When you reach the line with "A penalty taker" in the data below, begin printing lines exactly, and stop once the line with "(columns: Near, Far)" has been printed.

═════ Exercise material ═════

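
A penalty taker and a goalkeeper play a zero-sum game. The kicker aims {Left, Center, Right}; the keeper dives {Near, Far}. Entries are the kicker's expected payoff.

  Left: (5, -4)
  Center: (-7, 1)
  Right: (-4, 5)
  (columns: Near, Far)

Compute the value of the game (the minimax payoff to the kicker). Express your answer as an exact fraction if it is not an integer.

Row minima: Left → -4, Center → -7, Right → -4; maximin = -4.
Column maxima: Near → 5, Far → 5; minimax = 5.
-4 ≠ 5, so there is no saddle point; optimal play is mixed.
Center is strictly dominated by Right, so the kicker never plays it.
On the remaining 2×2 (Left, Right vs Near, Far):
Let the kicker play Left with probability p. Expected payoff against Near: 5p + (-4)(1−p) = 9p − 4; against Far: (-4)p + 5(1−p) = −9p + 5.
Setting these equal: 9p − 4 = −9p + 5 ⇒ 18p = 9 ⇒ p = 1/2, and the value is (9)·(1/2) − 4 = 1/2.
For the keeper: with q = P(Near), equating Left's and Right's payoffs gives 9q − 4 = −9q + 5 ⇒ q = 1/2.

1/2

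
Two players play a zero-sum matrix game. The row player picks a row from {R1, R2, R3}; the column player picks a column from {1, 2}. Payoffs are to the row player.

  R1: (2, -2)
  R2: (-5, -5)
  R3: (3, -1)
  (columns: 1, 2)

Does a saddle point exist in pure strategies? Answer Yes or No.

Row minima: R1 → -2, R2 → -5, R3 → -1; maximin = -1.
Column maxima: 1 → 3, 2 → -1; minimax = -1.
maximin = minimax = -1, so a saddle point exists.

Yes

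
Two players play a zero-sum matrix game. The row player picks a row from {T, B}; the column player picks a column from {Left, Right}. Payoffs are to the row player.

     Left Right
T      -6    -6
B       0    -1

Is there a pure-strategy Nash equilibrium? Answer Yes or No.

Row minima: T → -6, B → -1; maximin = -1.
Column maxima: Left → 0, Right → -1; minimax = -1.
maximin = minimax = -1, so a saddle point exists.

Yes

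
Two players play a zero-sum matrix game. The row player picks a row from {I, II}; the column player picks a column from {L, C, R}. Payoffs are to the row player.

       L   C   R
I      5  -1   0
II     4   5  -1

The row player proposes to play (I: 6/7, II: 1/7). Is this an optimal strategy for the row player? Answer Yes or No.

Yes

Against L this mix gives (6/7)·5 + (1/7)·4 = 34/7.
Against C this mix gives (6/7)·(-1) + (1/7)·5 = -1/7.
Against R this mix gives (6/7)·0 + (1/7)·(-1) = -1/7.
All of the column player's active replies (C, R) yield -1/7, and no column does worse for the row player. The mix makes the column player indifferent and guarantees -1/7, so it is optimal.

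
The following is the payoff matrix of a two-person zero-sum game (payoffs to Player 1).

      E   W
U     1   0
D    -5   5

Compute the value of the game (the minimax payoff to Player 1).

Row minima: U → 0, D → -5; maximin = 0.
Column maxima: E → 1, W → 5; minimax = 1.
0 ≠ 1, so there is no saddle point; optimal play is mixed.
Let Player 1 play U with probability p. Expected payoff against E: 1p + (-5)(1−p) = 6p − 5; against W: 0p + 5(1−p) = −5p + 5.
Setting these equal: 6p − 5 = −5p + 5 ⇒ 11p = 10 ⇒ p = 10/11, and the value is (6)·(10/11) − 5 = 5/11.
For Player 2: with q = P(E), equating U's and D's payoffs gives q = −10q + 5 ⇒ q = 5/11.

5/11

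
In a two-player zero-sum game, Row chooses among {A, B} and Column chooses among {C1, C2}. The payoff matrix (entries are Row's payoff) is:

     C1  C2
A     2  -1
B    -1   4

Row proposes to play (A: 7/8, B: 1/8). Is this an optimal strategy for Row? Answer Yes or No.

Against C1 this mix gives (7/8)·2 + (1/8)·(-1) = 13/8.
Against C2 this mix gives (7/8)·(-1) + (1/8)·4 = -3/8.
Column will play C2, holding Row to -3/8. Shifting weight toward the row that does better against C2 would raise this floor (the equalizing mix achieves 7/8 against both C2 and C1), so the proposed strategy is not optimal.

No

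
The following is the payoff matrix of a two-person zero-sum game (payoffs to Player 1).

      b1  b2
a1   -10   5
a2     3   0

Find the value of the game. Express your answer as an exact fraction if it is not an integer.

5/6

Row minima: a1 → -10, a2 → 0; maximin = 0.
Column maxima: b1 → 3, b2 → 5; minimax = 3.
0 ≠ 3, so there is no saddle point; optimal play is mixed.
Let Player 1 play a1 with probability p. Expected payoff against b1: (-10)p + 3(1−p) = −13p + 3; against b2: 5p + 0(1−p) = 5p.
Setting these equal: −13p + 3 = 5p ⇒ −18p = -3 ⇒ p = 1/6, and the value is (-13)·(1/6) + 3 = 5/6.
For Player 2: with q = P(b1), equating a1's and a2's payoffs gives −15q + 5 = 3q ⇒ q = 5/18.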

═════
═════ Exercise material ═════

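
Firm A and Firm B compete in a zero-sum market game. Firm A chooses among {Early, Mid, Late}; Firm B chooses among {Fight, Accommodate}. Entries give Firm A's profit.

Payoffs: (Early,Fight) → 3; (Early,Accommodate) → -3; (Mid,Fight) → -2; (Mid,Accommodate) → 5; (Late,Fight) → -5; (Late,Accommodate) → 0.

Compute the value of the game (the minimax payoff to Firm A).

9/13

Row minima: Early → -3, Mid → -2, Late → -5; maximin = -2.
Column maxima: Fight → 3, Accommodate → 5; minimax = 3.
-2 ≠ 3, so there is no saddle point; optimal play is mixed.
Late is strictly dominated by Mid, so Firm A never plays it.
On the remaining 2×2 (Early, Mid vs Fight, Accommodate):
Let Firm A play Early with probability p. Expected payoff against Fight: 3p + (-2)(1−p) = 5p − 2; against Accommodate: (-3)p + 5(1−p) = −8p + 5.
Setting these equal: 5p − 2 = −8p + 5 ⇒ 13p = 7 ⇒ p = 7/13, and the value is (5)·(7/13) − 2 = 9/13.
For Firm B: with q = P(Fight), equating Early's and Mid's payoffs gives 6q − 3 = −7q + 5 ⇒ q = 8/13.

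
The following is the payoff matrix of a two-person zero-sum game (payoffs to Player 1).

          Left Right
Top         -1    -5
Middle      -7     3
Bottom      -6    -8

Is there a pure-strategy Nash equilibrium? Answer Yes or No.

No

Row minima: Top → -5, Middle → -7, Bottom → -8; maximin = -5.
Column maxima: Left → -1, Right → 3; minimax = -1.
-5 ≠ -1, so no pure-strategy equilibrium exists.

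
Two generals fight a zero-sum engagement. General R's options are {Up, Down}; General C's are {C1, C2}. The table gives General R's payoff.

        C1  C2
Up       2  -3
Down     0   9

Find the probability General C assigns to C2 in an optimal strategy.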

═════

- Answer space
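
A penalty taker and a goalkeeper play a zero-sum game. The kicker aims {Left, Center, Right}; the keeper dives {Near, Far}. Entries are the kicker's expected payoff.

  Left: (5, -4)
  Center: (-7, 1)
  Right: (-4, 5)
  (columns: Near, Far)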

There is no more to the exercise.